(DATA)
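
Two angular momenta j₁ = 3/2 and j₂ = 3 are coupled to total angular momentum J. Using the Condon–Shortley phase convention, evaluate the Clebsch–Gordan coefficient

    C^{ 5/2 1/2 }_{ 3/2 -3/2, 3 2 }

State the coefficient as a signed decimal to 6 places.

√[6·2!1!4!/8! · 0!3!5!1!3!2!] = √(432/7)
  +(−1)^2/∏(2,0,1,3,0,1)! = 1/12  (running 1/12)
⟨..|..⟩ = √(432/7)·(1/12) = +0.654654

+√(3/7) = +0.654654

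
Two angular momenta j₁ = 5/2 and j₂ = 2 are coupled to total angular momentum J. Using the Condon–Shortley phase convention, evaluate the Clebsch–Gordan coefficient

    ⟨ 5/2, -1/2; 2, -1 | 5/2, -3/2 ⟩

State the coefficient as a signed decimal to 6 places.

j₁+j₂−J=2  J+j₁−j₂=3  J−j₁+j₂=2  j₁+j₂+J+1=8
(j₁±m₁, j₂±m₂, J±M) = (2,3,1,3,1,4)
P² = 216/35
sum k=0..1:
  [0] +1/12 = 1/12
  [1] −1/4 = -1/4
S = -1/6
C² = P²·S² = 6/35 ; C = -0.414039

−√(6/35) = -0.414039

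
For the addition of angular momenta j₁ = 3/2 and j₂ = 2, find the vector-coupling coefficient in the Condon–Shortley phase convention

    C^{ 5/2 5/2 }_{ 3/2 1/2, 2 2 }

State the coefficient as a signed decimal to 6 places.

j₁+j₂−J=1  J+j₁−j₂=2  J−j₁+j₂=3  j₁+j₂+J+1=7
(j₁±m₁, j₂±m₂, J±M) = (2,1,4,0,5,0)
P² = 576/7
sum k=1..1:
  [1] −1/12 = -1/12
S = -1/12
C² = P²·S² = 4/7 ; C = -0.755929

−√(4/7) = -0.755929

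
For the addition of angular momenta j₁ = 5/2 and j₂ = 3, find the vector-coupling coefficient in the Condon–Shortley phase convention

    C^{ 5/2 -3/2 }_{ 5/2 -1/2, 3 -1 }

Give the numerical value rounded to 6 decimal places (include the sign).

−√(1/35) = -0.169031

triangle: 3!*2!*3!/9! = 72/362880
(j±m)!: 2!*3!*2!*4!*1!*4! = 13824
prefactor² = (2J+1)*Δ*N² = 576/35
  k=1: −1/(1!*2!*2!*1!*0!*2!) = -1/8
  k=2: +1/(2!*1!*1!*0!*1!*3!) = 1/12
Σ = -1/24  ⇒  CG² = 576/35*(-1/24)² = 1/35
CG = −√(1/35) = -0.169031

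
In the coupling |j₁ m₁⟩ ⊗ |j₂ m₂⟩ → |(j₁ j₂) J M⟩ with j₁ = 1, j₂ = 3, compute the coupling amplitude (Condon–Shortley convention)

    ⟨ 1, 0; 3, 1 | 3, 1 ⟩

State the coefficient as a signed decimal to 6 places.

j₁+j₂−J=1  J+j₁−j₂=1  J−j₁+j₂=5  j₁+j₂+J+1=8
(j₁±m₁, j₂±m₂, J±M) = (1,1,4,2,4,2)
P² = 48
sum k=0..1:
  [0] +1/24 = 1/24
  [1] −1/12 = -1/12
S = -1/24
C² = P²·S² = 1/12 ; C = -0.288675

-0.288675  (= −√(1/12))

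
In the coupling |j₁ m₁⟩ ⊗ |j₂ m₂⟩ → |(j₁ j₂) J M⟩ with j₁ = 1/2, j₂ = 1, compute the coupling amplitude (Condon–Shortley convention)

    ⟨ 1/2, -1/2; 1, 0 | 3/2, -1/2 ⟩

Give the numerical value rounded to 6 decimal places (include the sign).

triangle: 0!·1!·2!/4! = 2/24
(j±m)!: 0!·1!·1!·1!·1!·2! = 2
prefactor² = (2J+1)·Δ·N² = 2/3
  k=0: +1/(0!·0!·1!·1!·0!·1!) = 1
Σ = 1  ⇒  CG² = 2/3·1² = 2/3
CG = +√(2/3) = +0.816497

+√(2/3) = +0.816497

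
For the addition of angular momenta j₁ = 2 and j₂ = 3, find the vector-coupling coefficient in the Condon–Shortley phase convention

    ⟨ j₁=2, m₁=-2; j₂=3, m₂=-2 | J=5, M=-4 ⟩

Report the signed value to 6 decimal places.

+√(3/5) ≈ +0.774597

triangle: 0!*4!*6!/11! = 17280/39916800
(j±m)!: 0!*4!*1!*5!*1!*9! = 1045094400
prefactor² = (2J+1)*Δ*N² = 4976640
  k=0: +1/(0!*0!*4!*1!*0!*5!) = 1/2880
Σ = 1/2880  ⇒  CG² = 4976640*1/2880² = 3/5
CG = +√(3/5) = +0.774597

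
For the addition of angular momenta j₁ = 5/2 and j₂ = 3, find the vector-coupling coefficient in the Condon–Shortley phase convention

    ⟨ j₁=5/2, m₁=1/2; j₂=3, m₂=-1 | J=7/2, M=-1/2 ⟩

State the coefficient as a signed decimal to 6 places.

j₁+j₂−J=2  J+j₁−j₂=3  J−j₁+j₂=4  j₁+j₂+J+1=10
(j₁±m₁, j₂±m₂, J±M) = (3,2,2,4,3,4)
P² = 9216/175
sum k=0..2:
  [0] +1/16 = 1/16
  [1] −1/12 = -1/12
  [2] +1/288 = 1/288
S = -5/288
C² = P²·S² = 1/63 ; C = -0.125988

-0.125988  (= −√(1/63))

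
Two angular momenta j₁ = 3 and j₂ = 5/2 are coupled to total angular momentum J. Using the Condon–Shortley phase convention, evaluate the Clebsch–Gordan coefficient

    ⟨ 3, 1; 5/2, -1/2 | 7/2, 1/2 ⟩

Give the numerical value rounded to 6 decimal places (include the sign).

√[8·2!4!3!/10! · 4!2!2!3!4!3!] = √(9216/175)
  +(−1)^0/∏(0,2,2,2,2,1)! = 1/16  (running 1/16)
  +(−1)^1/∏(1,1,1,1,3,2)! = -1/12  (running -1/48)
  +(−1)^2/∏(2,0,0,0,4,3)! = 1/288  (running -5/288)
⟨..|..⟩ = √(9216/175)·(-5/288) = -0.125988

−√(1/63) ≈ -0.125988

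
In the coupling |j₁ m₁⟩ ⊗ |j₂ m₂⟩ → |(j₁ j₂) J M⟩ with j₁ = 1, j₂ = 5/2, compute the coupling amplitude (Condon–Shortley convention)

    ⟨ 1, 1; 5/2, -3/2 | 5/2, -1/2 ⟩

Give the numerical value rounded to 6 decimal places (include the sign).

j₁+j₂−J=1  J+j₁−j₂=1  J−j₁+j₂=4  j₁+j₂+J+1=7
(j₁±m₁, j₂±m₂, J±M) = (2,0,1,4,2,3)
P² = 576/35
sum k=0..0:
  [0] +1/6 = 1/6
S = 1/6
C² = P²·S² = 16/35 ; C = +0.676123

+√(16/35) = +0.676123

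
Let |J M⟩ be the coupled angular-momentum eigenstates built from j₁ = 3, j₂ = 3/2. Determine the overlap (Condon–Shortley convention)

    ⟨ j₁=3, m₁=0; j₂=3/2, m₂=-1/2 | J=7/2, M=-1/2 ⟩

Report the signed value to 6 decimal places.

+0.308607

triangle: 1!*5!*2!/9! = 240/362880
(j±m)!: 3!*3!*1!*2!*3!*4! = 10368
prefactor² = (2J+1)*Δ*N² = 384/7
  k=0: +1/(0!*1!*3!*1!*2!*1!) = 1/12
  k=1: −1/(1!*0!*2!*0!*3!*2!) = -1/24
Σ = 1/24  ⇒  CG² = 384/7*1/24² = 2/21
CG = +√(2/21) = +0.308607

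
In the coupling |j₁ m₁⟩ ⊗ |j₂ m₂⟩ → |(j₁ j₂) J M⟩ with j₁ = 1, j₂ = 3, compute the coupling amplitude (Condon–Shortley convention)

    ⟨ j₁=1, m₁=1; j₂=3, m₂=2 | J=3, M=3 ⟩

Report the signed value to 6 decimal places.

triangle: 1!*1!*5!/8! = 120/40320
(j±m)!: 2!*0!*5!*1!*6!*0! = 172800
prefactor² = (2J+1)*Δ*N² = 3600
  k=0: +1/(0!*1!*0!*5!*1!*0!) = 1/120
Σ = 1/120  ⇒  CG² = 3600*1/120² = 1/4
CG = +√(1/4) = +0.500000

+0.500000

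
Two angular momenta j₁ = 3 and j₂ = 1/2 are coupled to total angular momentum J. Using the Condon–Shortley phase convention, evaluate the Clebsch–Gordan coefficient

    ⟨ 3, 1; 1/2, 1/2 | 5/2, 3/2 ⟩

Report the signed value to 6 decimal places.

−√(2/7) ≈ -0.534522

j₁+j₂−J=1  J+j₁−j₂=5  J−j₁+j₂=0  j₁+j₂+J+1=7
(j₁±m₁, j₂±m₂, J±M) = (4,2,1,0,4,1)
P² = 1152/7
sum k=1..1:
  [1] −1/24 = -1/24
S = -1/24
C² = P²·S² = 2/7 ; C = -0.534522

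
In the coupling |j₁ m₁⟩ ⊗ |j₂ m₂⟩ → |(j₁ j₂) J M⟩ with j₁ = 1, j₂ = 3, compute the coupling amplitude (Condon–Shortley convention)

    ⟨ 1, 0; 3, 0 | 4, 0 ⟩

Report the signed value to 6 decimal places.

triangle: 0!·2!·6!/9! = 1440/362880
(j±m)!: 1!·1!·3!·3!·4!·4! = 20736
prefactor² = (2J+1)·Δ·N² = 5184/7
  k=0: +1/(0!·0!·1!·3!·1!·3!) = 1/36
Σ = 1/36  ⇒  CG² = 5184/7·1/36² = 4/7
CG = +√(4/7) = +0.755929

+0.755929  (= +√(4/7))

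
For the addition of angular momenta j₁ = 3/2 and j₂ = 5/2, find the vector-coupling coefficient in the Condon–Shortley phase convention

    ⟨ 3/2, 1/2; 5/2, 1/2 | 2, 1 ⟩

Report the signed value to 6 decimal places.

−√(25/84) = -0.545545

j₁+j₂−J=2  J+j₁−j₂=1  J−j₁+j₂=3  j₁+j₂+J+1=7
(j₁±m₁, j₂±m₂, J±M) = (2,1,3,2,3,1)
P² = 12/7
sum k=0..1:
  [0] +1/12 = 1/12
  [1] −1/2 = -1/2
S = -5/12
C² = P²·S² = 25/84 ; C = -0.545545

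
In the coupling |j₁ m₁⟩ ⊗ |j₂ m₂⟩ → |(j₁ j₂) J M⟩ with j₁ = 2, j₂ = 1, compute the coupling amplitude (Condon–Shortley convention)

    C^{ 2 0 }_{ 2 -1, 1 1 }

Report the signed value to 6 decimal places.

-0.707107  (= −√(1/2))

√[5·1!3!1!/6! · 1!3!2!0!2!2!] = √(2)
  +(−1)^1/∏(1,0,2,1,1,0)! = -1/2  (running -1/2)
⟨..|..⟩ = √(2)·(-1/2) = -0.707107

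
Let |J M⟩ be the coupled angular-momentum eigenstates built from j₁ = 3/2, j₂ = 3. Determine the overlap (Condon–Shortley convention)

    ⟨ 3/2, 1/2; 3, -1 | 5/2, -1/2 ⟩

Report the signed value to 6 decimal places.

√[6·2!1!4!/8! · 2!1!2!4!2!3!] = √(288/35)
  +(−1)^0/∏(0,2,1,2,0,2)! = 1/8  (running 1/8)
  +(−1)^1/∏(1,1,0,1,1,3)! = -1/6  (running -1/24)
⟨..|..⟩ = √(288/35)·(-1/24) = -0.119523

-0.119523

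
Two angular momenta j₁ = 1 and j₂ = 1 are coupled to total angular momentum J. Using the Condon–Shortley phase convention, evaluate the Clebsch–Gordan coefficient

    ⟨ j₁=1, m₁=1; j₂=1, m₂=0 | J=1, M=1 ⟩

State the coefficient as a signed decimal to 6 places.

triangle: 1!·1!·1!/4! = 1/24
(j±m)!: 2!·0!·1!·1!·2!·0! = 4
prefactor² = (2J+1)·Δ·N² = 1/2
  k=0: +1/(0!·1!·0!·1!·1!·0!) = 1
Σ = 1  ⇒  CG² = 1/2·1² = 1/2
CG = +√(1/2) = +0.707107

+√(1/2) ≈ +0.707107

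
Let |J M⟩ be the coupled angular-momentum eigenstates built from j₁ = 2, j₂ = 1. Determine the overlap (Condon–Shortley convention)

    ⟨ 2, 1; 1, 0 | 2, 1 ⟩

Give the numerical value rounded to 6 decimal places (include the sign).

+0.408248  (= +√(1/6))

√[5·1!3!1!/6! · 3!1!1!1!3!1!] = √(3/2)
  +(−1)^0/∏(0,1,1,1,2,0)! = 1/2  (running 1/2)
  +(−1)^1/∏(1,0,0,0,3,1)! = -1/6  (running 1/3)
⟨..|..⟩ = √(3/2)·(1/3) = +0.408248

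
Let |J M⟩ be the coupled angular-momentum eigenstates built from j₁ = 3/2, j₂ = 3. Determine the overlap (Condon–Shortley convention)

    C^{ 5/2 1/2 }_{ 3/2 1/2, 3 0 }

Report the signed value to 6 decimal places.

√[6·2!1!4!/8! · 2!1!3!3!3!2!] = √(216/35)
  +(−1)^0/∏(0,2,1,3,0,1)! = 1/12  (running 1/12)
  +(−1)^1/∏(1,1,0,2,1,2)! = -1/4  (running -1/6)
⟨..|..⟩ = √(216/35)·(-1/6) = -0.414039

−√(6/35) ≈ -0.414039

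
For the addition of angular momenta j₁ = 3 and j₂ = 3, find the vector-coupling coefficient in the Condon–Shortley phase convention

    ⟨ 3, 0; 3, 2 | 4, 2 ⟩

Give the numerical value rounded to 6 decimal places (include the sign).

j₁+j₂−J=2  J+j₁−j₂=4  J−j₁+j₂=4  j₁+j₂+J+1=11
(j₁±m₁, j₂±m₂, J±M) = (3,3,5,1,6,2)
P² = 124416/77
sum k=1..2:
  [1] −1/96 = -1/96
  [2] +1/72 = 1/72
S = 1/288
C² = P²·S² = 3/154 ; C = +0.139573

+0.139573  (= +√(3/154))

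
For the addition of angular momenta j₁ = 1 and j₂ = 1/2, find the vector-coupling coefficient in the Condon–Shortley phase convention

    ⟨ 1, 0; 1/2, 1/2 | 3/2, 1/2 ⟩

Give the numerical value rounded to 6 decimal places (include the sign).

triangle: 0!·2!·1!/4! = 2/24
(j±m)!: 1!·1!·1!·0!·2!·1! = 2
prefactor² = (2J+1)·Δ·N² = 2/3
  k=0: +1/(0!·0!·1!·1!·1!·0!) = 1
Σ = 1  ⇒  CG² = 2/3·1² = 2/3
CG = +√(2/3) = +0.816497

+√(2/3) = +0.816497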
(End DATA)
PROBLEM TO SOLVE: Look through the preceding entries for the word "built". Report how many lines hold it, and only that number.

PROBLEM SOLUTION: 4